Segment Start: Data for this exercise
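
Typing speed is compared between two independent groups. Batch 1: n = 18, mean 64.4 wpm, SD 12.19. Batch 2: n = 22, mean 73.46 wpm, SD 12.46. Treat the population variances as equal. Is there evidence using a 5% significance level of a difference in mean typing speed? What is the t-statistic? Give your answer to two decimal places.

-2.31

Let group 1 = batch 1, group 2 = batch 2. H0: μ_1 = μ_2; H1: μ_1 ≠ μ_2 (two-sample pooled-variance t-test, two-sided).
s_p² = [(18−1)·12.19² + (22−1)·12.46²]/(18+22−2) = 152.274
t = (64.4 − 73.46)/√[152.274·(1/18 + 1/22)] = -2.31
df = n₁ + n₂ − 2 = 38
Two-sided p-value ≈ 0.0264
Since p ≈ 0.0264 < α = 0.05, reject H0; the data support H1.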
Segment End: Data for this exercise
What to do
Return each line of the data exactly as written above.

Written response
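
Typing speed is compared between two independent groups. Batch 1: n = 18, mean 64.4 wpm, SD 12.19. Batch 2: n = 22, mean 73.46 wpm, SD 12.46. Treat the population variances as equal. Is there evidence using a 5% significance level of a difference in mean typing speed? What is the t-statistic? Give your answer to two decimal places.

-2.31

Let group 1 = batch 1, group 2 = batch 2. H0: μ_1 = μ_2; H1: μ_1 ≠ μ_2 (two-sample pooled-variance t-test, two-sided).
s_p² = [(18−1)·12.19² + (22−1)·12.46²]/(18+22−2) = 152.274
t = (64.4 − 73.46)/√[152.274·(1/18 + 1/22)] = -2.31
df = n₁ + n₂ − 2 = 38
Two-sided p-value ≈ 0.0264
Since p ≈ 0.0264 < α = 0.05, reject H0; the data support H1.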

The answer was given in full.